WORK REQUEST – Search the records for the word "removes". Copy every line where it appears.

DATA FOR THIS TASK –
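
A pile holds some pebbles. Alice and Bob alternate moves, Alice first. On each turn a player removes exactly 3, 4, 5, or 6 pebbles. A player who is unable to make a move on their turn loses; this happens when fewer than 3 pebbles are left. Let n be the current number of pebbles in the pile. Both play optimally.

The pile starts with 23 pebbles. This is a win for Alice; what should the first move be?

Remove 3, leaving 20.

Work bottom-up. With no move the player to move loses. Otherwise the position is W if at least one move leads to an L position for the opponent, and L if every move leads to a W.
n=0: no move → L
n=1: no move → L
n=2: no move → L
n=3: can move to 0, which is L ⇒ W
n=4: can move to 1, which is L ⇒ W
n=5: can move to 2, which is L ⇒ W
n=6: can move to 2, which is L ⇒ W
n=7: can move to 2, which is L ⇒ W
n=8: can move to 2, which is L ⇒ W
n=9: moves to 6(W), 5(W), 4(W), 3(W); every one is W ⇒ L
n=10: moves to 7(W), 6(W), 5(W), 4(W); every one is W ⇒ L
n=11: moves to 8(W), 7(W), 6(W), 5(W); every one is W ⇒ L
n=12: can move to 9, which is L ⇒ W
n=13: can move to 10, which is L ⇒ W
n=14: can move to 11, which is L ⇒ W
n=15: can move to 11, which is L ⇒ W
n=16: can move to 11, which is L ⇒ W
n=17: can move to 11, which is L ⇒ W
n=18: moves to 15(W), 14(W), 13(W), 12(W); every one is W ⇒ L
n=19: moves to 16(W), 15(W), 14(W), 13(W); every one is W ⇒ L
n=20: moves to 17(W), 16(W), 15(W), 14(W); every one is W ⇒ L
n=21: can move to 18, which is L ⇒ W
n=22: can move to 19, which is L ⇒ W
n=23: can move to 20, which is L ⇒ W
From 23, the L positions reachable in one move are: 20, 19, 18. Any move reaching one of these is winning.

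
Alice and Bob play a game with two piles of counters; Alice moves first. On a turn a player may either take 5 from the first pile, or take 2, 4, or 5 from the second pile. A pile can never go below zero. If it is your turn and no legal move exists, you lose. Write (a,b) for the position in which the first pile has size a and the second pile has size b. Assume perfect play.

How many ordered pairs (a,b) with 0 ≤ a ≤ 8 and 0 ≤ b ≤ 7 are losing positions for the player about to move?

23

Compute win/loss labels from the base case upward. A position with no move is L. Any other position is W if it can reach an L in one move, else L.
Every move lowers a or b (never raises either), so fill the grid row by row in increasing a, and left to right within a row: each cell's successors are then already labelled.
      b=0  b=1  b=2  b=3  b=4  b=5  b=6  b=7
a=0:    L    L    W    W    W    W    W    L
a=1:    L    L    W    W    W    W    W    L
a=2:    L    L    W    W    W    W    W    L
a=3:    L    L    W    W    W    W    W    L
a=4:    L    L    W    W    W    W    W    L
a=5:    W    W    L    L    W    W    W    W
a=6:    W    W    L    L    W    W    W    W
a=7:    W    W    L    L    W    W    W    W
a=8:    W    W    L    L    W    W    W    W
Cells with no legal move (terminal, hence L): (0,0), (0,1), (1,0), (1,1), (2,0), (2,1), (3,0), (3,1), (4,0), (4,1).
The remaining L cells, each justified by listing all of its moves:
(0,7): moves to (0,5)(W), (0,3)(W), (0,2)(W); every one is W ⇒ L
(1,7): moves to (1,5)(W), (1,3)(W), (1,2)(W); every one is W ⇒ L
(2,7): moves to (2,5)(W), (2,3)(W), (2,2)(W); every one is W ⇒ L
(3,7): moves to (3,5)(W), (3,3)(W), (3,2)(W); every one is W ⇒ L
(4,7): moves to (4,5)(W), (4,3)(W), (4,2)(W); every one is W ⇒ L
(5,2): moves to (0,2)(W), (5,0)(W); every one is W ⇒ L
(5,3): moves to (0,3)(W), (5,1)(W); every one is W ⇒ L
(6,2): moves to (1,2)(W), (6,0)(W); every one is W ⇒ L
(6,3): moves to (1,3)(W), (6,1)(W); every one is W ⇒ L
(7,2): moves to (2,2)(W), (7,0)(W); every one is W ⇒ L
(7,3): moves to (2,3)(W), (7,1)(W); every one is W ⇒ L
(8,2): moves to (3,2)(W), (8,0)(W); every one is W ⇒ L
(8,3): moves to (3,3)(W), (8,1)(W); every one is W ⇒ L
Every other cell has at least one move into one of the L cells above, so it is W.
L cells per row: a=0: 3, a=1: 3, a=2: 3, a=3: 3, a=4: 3, a=5: 2, a=6: 2, a=7: 2, a=8: 2; total 23.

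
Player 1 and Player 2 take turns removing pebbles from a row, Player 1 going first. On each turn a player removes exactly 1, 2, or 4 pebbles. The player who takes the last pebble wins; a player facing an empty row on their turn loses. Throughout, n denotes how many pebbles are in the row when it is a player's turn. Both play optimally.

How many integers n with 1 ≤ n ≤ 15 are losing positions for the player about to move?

Build the W/L table. Terminal = L. A non-terminal position is W if it has a move to some L; otherwise it is L.
n=0: no move → L
n=1: →0(L), so W
n=2: →0(L), so W
n=3: →2(W), 1(W) — all W, so L
n=4: →3(L), so W
n=5: →3(L), so W
n=6: →5(W), 4(W), 2(W) — all W, so L
n=7: →6(L), so W
n=8: →6(L), so W
n=9: →8(W), 7(W), 5(W) — all W, so L
n=10: →9(L), so W
n=11: →9(L), so W
n=12: →11(W), 10(W), 8(W) — all W, so L
n=13: →12(L), so W
n=14: →12(L), so W
n=15: →14(W), 13(W), 11(W) — all W, so L
L entries with 1 ≤ n ≤ 15 (n=0 is outside the asked range and is not counted): n = 3, 6, 9, 12, 15; that makes 5.

5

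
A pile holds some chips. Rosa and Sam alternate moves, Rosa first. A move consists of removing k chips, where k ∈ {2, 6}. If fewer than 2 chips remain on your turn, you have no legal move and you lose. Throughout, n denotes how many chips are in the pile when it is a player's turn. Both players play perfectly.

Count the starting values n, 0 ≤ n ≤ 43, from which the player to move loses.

Build the W/L table. Terminal = L. A non-terminal position is W if it has a move to some L; otherwise it is L.
n=0: no move → L
n=1: no move → L
n=2: reaches L-position 0 → W
n=3: reaches L-position 1 → W
n=4: only reaches 2(W), which is W → L
n=5: only reaches 3(W), which is W → L
n=6: reaches L-position 4 → W
n=7: reaches L-position 5 → W
n=8: only reaches 6(W), 2(W), all W → L
n=9: only reaches 7(W), 3(W), all W → L
n=10: reaches L-position 8 → W
n=11: reaches L-position 9 → W
n=12: only reaches 10(W), 6(W), all W → L
n=13: only reaches 11(W), 7(W), all W → L
n=14: reaches L-position 12 → W
n=15: reaches L-position 13 → W
n=16: only reaches 14(W), 10(W), all W → L
n=17: only reaches 15(W), 11(W), all W → L
n=18: reaches L-position 16 → W
n=19: reaches L-position 17 → W
n=20: only reaches 18(W), 14(W), all W → L
n=21: only reaches 19(W), 15(W), all W → L
n=22: reaches L-position 20 → W
n=23: reaches L-position 21 → W
n=24: only reaches 22(W), 18(W), all W → L
n=25: only reaches 23(W), 19(W), all W → L
n=26: reaches L-position 24 → W
n=27: reaches L-position 25 → W
n=28: only reaches 26(W), 22(W), all W → L
n=29: only reaches 27(W), 23(W), all W → L
n=30: reaches L-position 28 → W
n=31: reaches L-position 29 → W
n=32: only reaches 30(W), 26(W), all W → L
n=33: only reaches 31(W), 27(W), all W → L
n=34: reaches L-position 32 → W
n=35: reaches L-position 33 → W
n=36: only reaches 34(W), 30(W), all W → L
n=37: only reaches 35(W), 31(W), all W → L
n=38: reaches L-position 36 → W
n=39: reaches L-position 37 → W
n=40: only reaches 38(W), 34(W), all W → L
n=41: only reaches 39(W), 35(W), all W → L
n=42: reaches L-position 40 → W
n=43: reaches L-position 41 → W
L entries with 0 ≤ n ≤ 43: n = 0, 1, 4, 5, 8, 9, 12, 13, 16, 17, 20, 21, 24, 25, 28, 29, 32, 33, 36, 37, 40, 41; that makes 22.

22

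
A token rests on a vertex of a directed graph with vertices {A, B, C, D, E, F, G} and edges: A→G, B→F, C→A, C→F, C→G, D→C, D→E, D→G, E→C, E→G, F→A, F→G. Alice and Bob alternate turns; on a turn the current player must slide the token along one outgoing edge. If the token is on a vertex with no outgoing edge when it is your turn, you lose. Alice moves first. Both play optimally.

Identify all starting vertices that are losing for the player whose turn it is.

Build the W/L table. Terminal = L. A non-terminal position is W if it has a move to some L; otherwise it is L.
Every edge goes from a vertex to one that appears earlier in the order G, A, F, C, E, D, B, so processing vertices in that order labels each vertex after all of its successors.
G: no outgoing edge → L
A: reaches L-position G → W
F: reaches L-position G → W
C: reaches L-position G → W
E: reaches L-position G → W
D: reaches L-position G → W
B: only reaches F(W), which is W → L
Reading off the rows marked L gives the requested list; there are 2 such vertices.

B, G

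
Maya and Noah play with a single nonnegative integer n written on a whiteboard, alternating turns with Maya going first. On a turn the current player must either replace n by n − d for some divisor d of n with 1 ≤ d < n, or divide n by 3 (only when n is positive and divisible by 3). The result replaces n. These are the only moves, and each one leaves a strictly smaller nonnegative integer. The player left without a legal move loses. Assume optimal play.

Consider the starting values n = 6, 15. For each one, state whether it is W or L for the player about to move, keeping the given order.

6: W, 15: L

Build the W/L table. Terminal = L. A non-terminal position is W if it has a move to some L; otherwise it is L.
n=0: no move → L
n=1: no move → L
n=2: can move to 1, which is L ⇒ W
n=3: can move to 1, which is L ⇒ W
n=4: moves to 2(W), 3(W); every one is W ⇒ L
n=5: can move to 4, which is L ⇒ W
n=6: can move to 4, which is L ⇒ W
n=7: the only move is to 6(W), a W ⇒ L
n=8: can move to 4, which is L ⇒ W
n=9: moves to 3(W), 6(W), 8(W); every one is W ⇒ L
n=10: can move to 9, which is L ⇒ W
n=11: the only move is to 10(W), a W ⇒ L
n=12: can move to 4, which is L ⇒ W
n=13: the only move is to 12(W), a W ⇒ L
n=14: can move to 7, which is L ⇒ W
n=15: moves to 5(W), 10(W), 12(W), 14(W); every one is W ⇒ L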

EXERCISE RESULT –
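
A pile holds some pebbles. Alice and Bob alternate moves, Alice first. On each turn a player removes exactly 3, 4, 5, or 6 pebbles. A player who is unable to make a move on their turn loses; this happens when fewer than 3 pebbles are left. Let n be the current number of pebbles in the pile. Both play optimally.
Player 1 and Player 2 take turns removing pebbles from a row, Player 1 going first. On each turn a player removes exactly 1, 2, or 4 pebbles. The player who takes the last pebble wins; a player facing an empty row on their turn loses. Throughout, n denotes how many pebbles are in the row when it is a player's turn. Both play optimally.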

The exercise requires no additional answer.